What you are asked to do:
Look through the data below for the line with "2·signedArea(EDF) = 0", and transcribe it exactly together with each line after it up to and including the line with "Where must D, E". Give nothing else.

Provided records:
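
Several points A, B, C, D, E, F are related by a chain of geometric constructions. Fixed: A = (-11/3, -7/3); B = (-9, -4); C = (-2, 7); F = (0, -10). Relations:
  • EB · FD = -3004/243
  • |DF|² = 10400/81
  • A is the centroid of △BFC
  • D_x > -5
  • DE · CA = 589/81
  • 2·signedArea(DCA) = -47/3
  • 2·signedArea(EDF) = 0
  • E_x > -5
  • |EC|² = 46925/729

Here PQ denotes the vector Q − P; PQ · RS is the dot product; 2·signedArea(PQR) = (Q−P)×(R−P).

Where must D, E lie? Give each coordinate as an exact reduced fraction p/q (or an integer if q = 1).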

---

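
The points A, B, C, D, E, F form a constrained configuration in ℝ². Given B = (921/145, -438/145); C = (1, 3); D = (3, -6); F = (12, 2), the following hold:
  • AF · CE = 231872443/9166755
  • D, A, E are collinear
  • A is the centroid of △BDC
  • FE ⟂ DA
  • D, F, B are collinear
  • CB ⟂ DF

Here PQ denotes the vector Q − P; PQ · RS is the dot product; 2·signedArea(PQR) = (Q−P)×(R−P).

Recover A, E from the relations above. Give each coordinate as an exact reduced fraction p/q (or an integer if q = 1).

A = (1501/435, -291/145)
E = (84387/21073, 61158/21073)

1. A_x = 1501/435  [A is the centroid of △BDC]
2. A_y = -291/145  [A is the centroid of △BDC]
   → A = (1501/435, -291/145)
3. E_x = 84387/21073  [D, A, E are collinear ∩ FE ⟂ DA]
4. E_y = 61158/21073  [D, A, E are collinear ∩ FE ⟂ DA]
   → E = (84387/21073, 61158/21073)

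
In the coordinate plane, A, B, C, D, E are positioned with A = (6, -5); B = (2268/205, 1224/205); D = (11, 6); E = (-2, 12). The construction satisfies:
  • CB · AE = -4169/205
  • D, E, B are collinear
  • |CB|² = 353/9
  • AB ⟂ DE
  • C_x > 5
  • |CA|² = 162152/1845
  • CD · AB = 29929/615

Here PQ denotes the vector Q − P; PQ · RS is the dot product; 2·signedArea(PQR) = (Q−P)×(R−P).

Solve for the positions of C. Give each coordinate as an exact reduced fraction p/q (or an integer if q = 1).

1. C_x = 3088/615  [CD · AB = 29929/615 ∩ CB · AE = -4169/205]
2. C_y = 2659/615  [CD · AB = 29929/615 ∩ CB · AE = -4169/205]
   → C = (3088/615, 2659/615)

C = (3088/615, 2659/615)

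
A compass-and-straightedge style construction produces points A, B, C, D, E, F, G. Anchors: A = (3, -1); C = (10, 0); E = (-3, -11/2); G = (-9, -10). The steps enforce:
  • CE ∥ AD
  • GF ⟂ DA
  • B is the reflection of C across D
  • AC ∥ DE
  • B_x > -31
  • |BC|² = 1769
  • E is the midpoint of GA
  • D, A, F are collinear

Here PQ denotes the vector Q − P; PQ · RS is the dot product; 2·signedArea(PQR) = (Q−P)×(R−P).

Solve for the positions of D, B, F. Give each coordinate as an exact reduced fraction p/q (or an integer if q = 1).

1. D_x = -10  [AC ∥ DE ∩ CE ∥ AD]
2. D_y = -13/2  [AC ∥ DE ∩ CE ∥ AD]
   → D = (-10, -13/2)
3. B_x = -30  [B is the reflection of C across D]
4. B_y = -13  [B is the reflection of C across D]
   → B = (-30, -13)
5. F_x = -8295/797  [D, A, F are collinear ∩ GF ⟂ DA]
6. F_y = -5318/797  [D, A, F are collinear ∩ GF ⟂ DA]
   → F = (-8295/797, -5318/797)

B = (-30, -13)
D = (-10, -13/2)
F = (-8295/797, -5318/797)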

Response to the exercise:
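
  • 2·signedArea(EDF) = 0
  • E_x > -5
  • |EC|² = 46925/729

Here PQ denotes the vector Q − P; PQ · RS is the dot product; 2·signedArea(PQR) = (Q−P)×(R−P).

Where must D, E lie? Give each coordinate as an exact reduced fraction p/q (or an integer if q = 1).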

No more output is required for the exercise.